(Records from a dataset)
◆ ◆ ◆ ◆

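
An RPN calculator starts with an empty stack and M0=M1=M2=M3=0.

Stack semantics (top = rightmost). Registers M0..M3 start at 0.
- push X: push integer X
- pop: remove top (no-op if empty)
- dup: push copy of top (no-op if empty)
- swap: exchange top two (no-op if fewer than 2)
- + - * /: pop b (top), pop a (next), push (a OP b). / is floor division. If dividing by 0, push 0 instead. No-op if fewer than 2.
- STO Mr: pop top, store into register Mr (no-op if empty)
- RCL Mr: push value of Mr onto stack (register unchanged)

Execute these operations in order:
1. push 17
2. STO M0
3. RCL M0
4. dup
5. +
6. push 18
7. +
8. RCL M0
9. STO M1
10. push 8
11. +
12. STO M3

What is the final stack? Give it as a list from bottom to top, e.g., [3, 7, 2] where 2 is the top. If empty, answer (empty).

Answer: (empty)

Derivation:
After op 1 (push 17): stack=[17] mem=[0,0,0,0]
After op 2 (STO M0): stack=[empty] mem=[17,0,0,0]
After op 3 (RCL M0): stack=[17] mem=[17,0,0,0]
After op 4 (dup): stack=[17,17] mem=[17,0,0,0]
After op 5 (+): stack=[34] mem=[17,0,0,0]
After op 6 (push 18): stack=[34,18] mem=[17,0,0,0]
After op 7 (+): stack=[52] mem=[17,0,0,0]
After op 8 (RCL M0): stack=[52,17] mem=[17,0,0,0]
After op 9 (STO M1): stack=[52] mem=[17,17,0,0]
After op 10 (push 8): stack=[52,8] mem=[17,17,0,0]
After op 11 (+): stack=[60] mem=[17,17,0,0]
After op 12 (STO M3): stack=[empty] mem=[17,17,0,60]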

◆ ◆ ◆ ◆

(ASSIGNMENT): Could you transcribe every entry exactly, without altering anything?

(REPLY):
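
An RPN calculator starts with an empty stack and M0=M1=M2=M3=0.

Stack semantics (top = rightmost). Registers M0..M3 start at 0.
- push X: push integer X
- pop: remove top (no-op if empty)
- dup: push copy of top (no-op if empty)
- swap: exchange top two (no-op if fewer than 2)
- + - * /: pop b (top), pop a (next), push (a OP b). / is floor division. If dividing by 0, push 0 instead. No-op if fewer than 2.
- STO Mr: pop top, store into register Mr (no-op if empty)
- RCL Mr: push value of Mr onto stack (register unchanged)

Execute these operations in order:
1. push 17
2. STO M0
3. RCL M0
4. dup
5. +
6. push 18
7. +
8. RCL M0
9. STO M1
10. push 8
11. +
12. STO M3

What is the final stack? Give it as a list from bottom to top, e.g., [3, 7, 2] where 2 is the top. If empty, answer (empty).

Answer: (empty)

Derivation:
After op 1 (push 17): stack=[17] mem=[0,0,0,0]
After op 2 (STO M0): stack=[empty] mem=[17,0,0,0]
After op 3 (RCL M0): stack=[17] mem=[17,0,0,0]
After op 4 (dup): stack=[17,17] mem=[17,0,0,0]
After op 5 (+): stack=[34] mem=[17,0,0,0]
After op 6 (push 18): stack=[34,18] mem=[17,0,0,0]
After op 7 (+): stack=[52] mem=[17,0,0,0]
After op 8 (RCL M0): stack=[52,17] mem=[17,0,0,0]
After op 9 (STO M1): stack=[52] mem=[17,17,0,0]
After op 10 (push 8): stack=[52,8] mem=[17,17,0,0]
After op 11 (+): stack=[60] mem=[17,17,0,0]
After op 12 (STO M3): stack=[empty] mem=[17,17,0,60]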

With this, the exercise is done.